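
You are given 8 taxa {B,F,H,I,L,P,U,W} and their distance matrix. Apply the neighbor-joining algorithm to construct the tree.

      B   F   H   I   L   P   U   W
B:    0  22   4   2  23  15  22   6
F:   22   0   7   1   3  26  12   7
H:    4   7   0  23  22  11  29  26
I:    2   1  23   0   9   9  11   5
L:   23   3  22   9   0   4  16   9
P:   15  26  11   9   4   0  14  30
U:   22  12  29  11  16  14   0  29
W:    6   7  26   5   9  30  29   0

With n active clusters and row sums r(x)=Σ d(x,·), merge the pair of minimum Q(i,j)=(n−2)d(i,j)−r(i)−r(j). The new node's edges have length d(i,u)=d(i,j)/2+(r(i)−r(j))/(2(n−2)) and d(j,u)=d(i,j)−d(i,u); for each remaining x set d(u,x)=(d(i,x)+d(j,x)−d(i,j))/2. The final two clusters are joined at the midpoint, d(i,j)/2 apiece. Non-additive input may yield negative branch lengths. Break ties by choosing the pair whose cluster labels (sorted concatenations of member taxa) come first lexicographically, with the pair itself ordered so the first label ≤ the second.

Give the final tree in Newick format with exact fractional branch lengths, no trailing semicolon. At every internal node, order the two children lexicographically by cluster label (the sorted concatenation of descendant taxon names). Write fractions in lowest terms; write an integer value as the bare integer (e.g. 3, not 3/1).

iteration 1: select B,H (d=4, Q=-192); attach at lengths (-1/3, 13/3); label the merged cluster BH
  updated: d(BH,F)=25/2, d(BH,I)=21/2, d(BH,L)=41/2, d(BH,P)=11, d(BH,U)=47/2, d(BH,W)=14
iteration 2: select L,P (d=4, Q=-271/2); attach at lengths (-5/4, 21/4); label the merged cluster LP
  updated: d(BH,LP)=55/4, d(F,LP)=25/2, d(I,LP)=7, d(LP,U)=13, d(LP,W)=35/2
iteration 3: select LP,U (d=13, Q=-401/4); attach at lengths (109/32, 307/32); label the merged cluster LPU
  updated: d(BH,LPU)=97/8, d(F,LPU)=23/4, d(I,LPU)=5/2, d(LPU,W)=67/4
iteration 4: select BH,LPU (d=97/8, Q=-399/8); attach at lengths (129/16, 65/16); label the merged cluster BHLPU
  updated: d(BHLPU,F)=49/16, d(BHLPU,I)=7/16, d(BHLPU,W)=149/16
iteration 5: select BHLPU,I (d=7/16, Q=-147/8); attach at lengths (29/16, -11/8); label the merged cluster BHILPU
  updated: d(BHILPU,F)=29/16, d(BHILPU,W)=111/16
iteration 6: select BHILPU,F (d=29/16, Q=-63/4); attach at lengths (7/8, 15/16); label the merged cluster BFHILPU
  updated: d(BFHILPU,W)=97/16
iteration 7: select BFHILPU,W (d=97/16); attach at lengths (97/32, 97/32); label the merged cluster BFHILPUW
final tree: (((((B:-1/3,H:13/3):129/16,((L:-5/4,P:21/4):109/32,U:307/32):65/16):29/16,I:-11/8):7/8,F:15/16):97/32,W:97/32)
total length: 663/16

(((((B:-1/3,H:13/3):129/16,((L:-5/4,P:21/4):109/32,U:307/32):65/16):29/16,I:-11/8):7/8,F:15/16):97/32,W:97/32)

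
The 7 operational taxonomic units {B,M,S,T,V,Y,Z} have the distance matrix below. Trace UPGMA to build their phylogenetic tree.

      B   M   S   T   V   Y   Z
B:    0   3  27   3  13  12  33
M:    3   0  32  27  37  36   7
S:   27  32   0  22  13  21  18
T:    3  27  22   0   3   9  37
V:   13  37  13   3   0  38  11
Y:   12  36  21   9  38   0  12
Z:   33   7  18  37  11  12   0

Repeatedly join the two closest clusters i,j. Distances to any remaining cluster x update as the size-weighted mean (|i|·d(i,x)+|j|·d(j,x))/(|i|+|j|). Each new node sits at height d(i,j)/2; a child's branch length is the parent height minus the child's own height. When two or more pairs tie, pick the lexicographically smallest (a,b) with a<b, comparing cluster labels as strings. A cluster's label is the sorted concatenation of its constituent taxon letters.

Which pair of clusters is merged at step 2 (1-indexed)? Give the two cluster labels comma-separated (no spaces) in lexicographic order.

iteration 1: select B,M (d=3); attach at lengths (3/2, 3/2); label the merged cluster BM
  updated: d(BM,S)=59/2, d(BM,T)=15, d(BM,V)=25, d(BM,Y)=24, d(BM,Z)=20
iteration 2: select T,V (d=3); attach at lengths (3/2, 3/2); label the merged cluster TV
  updated: d(BM,TV)=20, d(S,TV)=35/2, d(TV,Y)=47/2, d(TV,Z)=24
iteration 3: select Y,Z (d=12); attach at lengths (6, 6); label the merged cluster YZ
  updated: d(BM,YZ)=22, d(S,YZ)=39/2, d(TV,YZ)=95/4
iteration 4: select S,TV (d=35/2); attach at lengths (35/4, 29/4); label the merged cluster STV
  updated: d(BM,STV)=139/6, d(STV,YZ)=67/3
iteration 5: select BM,YZ (d=22); attach at lengths (19/2, 5); label the merged cluster BMYZ
  updated: d(BMYZ,STV)=91/4
iteration 6: select BMYZ,STV (d=91/4); attach at lengths (3/8, 21/8); label the merged cluster BMSTVYZ
final tree: (((B:3/2,M:3/2):19/2,(Y:6,Z:6):5):3/8,(S:35/4,(T:3/2,V:3/2):29/4):21/8)
total length: 103/2

T,V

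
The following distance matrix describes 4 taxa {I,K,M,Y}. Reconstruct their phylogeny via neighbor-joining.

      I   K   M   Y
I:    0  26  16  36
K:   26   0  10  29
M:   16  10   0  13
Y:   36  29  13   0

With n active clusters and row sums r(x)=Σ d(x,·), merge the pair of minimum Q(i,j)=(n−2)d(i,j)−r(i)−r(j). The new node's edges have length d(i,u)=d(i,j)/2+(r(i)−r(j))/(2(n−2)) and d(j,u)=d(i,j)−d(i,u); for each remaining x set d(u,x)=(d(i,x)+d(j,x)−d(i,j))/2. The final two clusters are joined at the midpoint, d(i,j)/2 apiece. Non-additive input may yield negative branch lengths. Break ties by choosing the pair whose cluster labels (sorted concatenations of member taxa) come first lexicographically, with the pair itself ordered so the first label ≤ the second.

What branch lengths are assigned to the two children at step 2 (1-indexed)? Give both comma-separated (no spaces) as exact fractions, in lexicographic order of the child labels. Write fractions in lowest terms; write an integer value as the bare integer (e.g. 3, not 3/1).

13/4,-13/4

1. join I+K (d=26, Q=-91) ⇒ IK; edges |I|=65/4, |K|=39/4
  updated: d(IK,M)=0, d(IK,Y)=39/2
2. join IK+M (d=0, Q=-65/2) ⇒ IKM; edges |IK|=13/4, |M|=-13/4
  updated: d(IKM,Y)=65/4
3. join IKM+Y (d=65/4) ⇒ IKMY; edges |IKM|=65/8, |Y|=65/8
final tree: (((I:65/4,K:39/4):13/4,M:-13/4):65/8,Y:65/8)
total length: 169/4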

◇ ◇ ◇

■ What you will do
Could you transcribe the whole listing above without any edits?

■ Result below
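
You are given 8 taxa {B,F,H,I,L,P,U,W} and their distance matrix. Apply the neighbor-joining algorithm to construct the tree.

      B   F   H   I   L   P   U   W
B:    0  22   4   2  23  15  22   6
F:   22   0   7   1   3  26  12   7
H:    4   7   0  23  22  11  29  26
I:    2   1  23   0   9   9  11   5
L:   23   3  22   9   0   4  16   9
P:   15  26  11   9   4   0  14  30
U:   22  12  29  11  16  14   0  29
W:    6   7  26   5   9  30  29   0

With n active clusters and row sums r(x)=Σ d(x,·), merge the pair of minimum Q(i,j)=(n−2)d(i,j)−r(i)−r(j). The new node's edges have length d(i,u)=d(i,j)/2+(r(i)−r(j))/(2(n−2)) and d(j,u)=d(i,j)−d(i,u); for each remaining x set d(u,x)=(d(i,x)+d(j,x)−d(i,j))/2. The final two clusters are joined at the midpoint, d(i,j)/2 apiece. Non-additive input may yield negative branch lengths. Break ties by choosing the pair whose cluster labels (sorted concatenations of member taxa) come first lexicographically, with the pair itself ordered so the first label ≤ the second.

Give the final tree in Newick format with exact fractional branch lengths, no trailing semicolon. At every internal node, order the two children lexicographically by cluster label (the sorted concatenation of descendant taxon names). Write fractions in lowest terms; write an integer value as the bare integer (e.g. 3, not 3/1).

iteration 1: select B,H (d=4, Q=-192); attach at lengths (-1/3, 13/3); label the merged cluster BH
  updated: d(BH,F)=25/2, d(BH,I)=21/2, d(BH,L)=41/2, d(BH,P)=11, d(BH,U)=47/2, d(BH,W)=14
iteration 2: select L,P (d=4, Q=-271/2); attach at lengths (-5/4, 21/4); label the merged cluster LP
  updated: d(BH,LP)=55/4, d(F,LP)=25/2, d(I,LP)=7, d(LP,U)=13, d(LP,W)=35/2
iteration 3: select LP,U (d=13, Q=-401/4); attach at lengths (109/32, 307/32); label the merged cluster LPU
  updated: d(BH,LPU)=97/8, d(F,LPU)=23/4, d(I,LPU)=5/2, d(LPU,W)=67/4
iteration 4: select BH,LPU (d=97/8, Q=-399/8); attach at lengths (129/16, 65/16); label the merged cluster BHLPU
  updated: d(BHLPU,F)=49/16, d(BHLPU,I)=7/16, d(BHLPU,W)=149/16
iteration 5: select BHLPU,I (d=7/16, Q=-147/8); attach at lengths (29/16, -11/8); label the merged cluster BHILPU
  updated: d(BHILPU,F)=29/16, d(BHILPU,W)=111/16
iteration 6: select BHILPU,F (d=29/16, Q=-63/4); attach at lengths (7/8, 15/16); label the merged cluster BFHILPU
  updated: d(BFHILPU,W)=97/16
iteration 7: select BFHILPU,W (d=97/16); attach at lengths (97/32, 97/32); label the merged cluster BFHILPUW
final tree: (((((B:-1/3,H:13/3):129/16,((L:-5/4,P:21/4):109/32,U:307/32):65/16):29/16,I:-11/8):7/8,F:15/16):97/32,W:97/32)
total length: 663/16

(((((B:-1/3,H:13/3):129/16,((L:-5/4,P:21/4):109/32,U:307/32):65/16):29/16,I:-11/8):7/8,F:15/16):97/32,W:97/32)

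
The 7 operational taxonomic units {B,M,S,T,V,Y,Z} have the distance matrix below. Trace UPGMA to build their phylogenetic tree.

      B   M   S   T   V   Y   Z
B:    0   3  27   3  13  12  33
M:    3   0  32  27  37  36   7
S:   27  32   0  22  13  21  18
T:    3  27  22   0   3   9  37
V:   13  37  13   3   0  38  11
Y:   12  36  21   9  38   0  12
Z:   33   7  18  37  11  12   0

Repeatedly join the two closest clusters i,j. Distances to any remaining cluster x update as the size-weighted mean (|i|·d(i,x)+|j|·d(j,x))/(|i|+|j|). Each new node sits at height d(i,j)/2; a child's branch length is the parent height minus the child's own height. When two or more pairs tie, pick the lexicographically smallest (a,b) with a<b, comparing cluster labels as strings. A cluster's label is the sorted concatenation of its constituent taxon letters.

Which pair of clusters is merged at step 2 (1-indexed)? Give the two cluster labels comma-separated (no spaces) in lexicographic order.

iteration 1: select B,M (d=3); attach at lengths (3/2, 3/2); label the merged cluster BM
  updated: d(BM,S)=59/2, d(BM,T)=15, d(BM,V)=25, d(BM,Y)=24, d(BM,Z)=20
iteration 2: select T,V (d=3); attach at lengths (3/2, 3/2); label the merged cluster TV
  updated: d(BM,TV)=20, d(S,TV)=35/2, d(TV,Y)=47/2, d(TV,Z)=24
iteration 3: select Y,Z (d=12); attach at lengths (6, 6); label the merged cluster YZ
  updated: d(BM,YZ)=22, d(S,YZ)=39/2, d(TV,YZ)=95/4
iteration 4: select S,TV (d=35/2); attach at lengths (35/4, 29/4); label the merged cluster STV
  updated: d(BM,STV)=139/6, d(STV,YZ)=67/3
iteration 5: select BM,YZ (d=22); attach at lengths (19/2, 5); label the merged cluster BMYZ
  updated: d(BMYZ,STV)=91/4
iteration 6: select BMYZ,STV (d=91/4); attach at lengths (3/8, 21/8); label the merged cluster BMSTVYZ
final tree: (((B:3/2,M:3/2):19/2,(Y:6,Z:6):5):3/8,(S:35/4,(T:3/2,V:3/2):29/4):21/8)
total length: 103/2

T,V

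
The following distance matrix describes 4 taxa {I,K,M,Y}. Reconstruct their phylogeny via neighbor-joining.

      I   K   M   Y
I:    0  26  16  36
K:   26   0  10  29
M:   16  10   0  13
Y:   36  29  13   0

With n active clusters and row sums r(x)=Σ d(x,·), merge the pair of minimum Q(i,j)=(n−2)d(i,j)−r(i)−r(j). The new node's edges have length d(i,u)=d(i,j)/2+(r(i)−r(j))/(2(n−2)) and d(j,u)=d(i,j)−d(i,u); for each remaining x set d(u,x)=(d(i,x)+d(j,x)−d(i,j))/2. The final two clusters are joined at the midpoint, d(i,j)/2 apiece. Non-additive input may yield negative branch lengths. Break ties by choosing the pair whose cluster labels (sorted concatenations of member taxa) come first lexicographically, with the pair itself ordered so the first label ≤ the second.

What branch lengths are assigned to the two children at step 2 (1-indexed)? Give both comma-separated (no spaces) as exact fractions, in lexicographic order of the child labels. Write fractions in lowest terms; write an integer value as the bare integer (e.g. 3, not 3/1).

13/4,-13/4

1. join I+K (d=26, Q=-91) ⇒ IK; edges |I|=65/4, |K|=39/4
  updated: d(IK,M)=0, d(IK,Y)=39/2
2. join IK+M (d=0, Q=-65/2) ⇒ IKM; edges |IK|=13/4, |M|=-13/4
  updated: d(IKM,Y)=65/4
3. join IKM+Y (d=65/4) ⇒ IKMY; edges |IKM|=65/8, |Y|=65/8
final tree: (((I:65/4,K:39/4):13/4,M:-13/4):65/8,Y:65/8)
total length: 169/4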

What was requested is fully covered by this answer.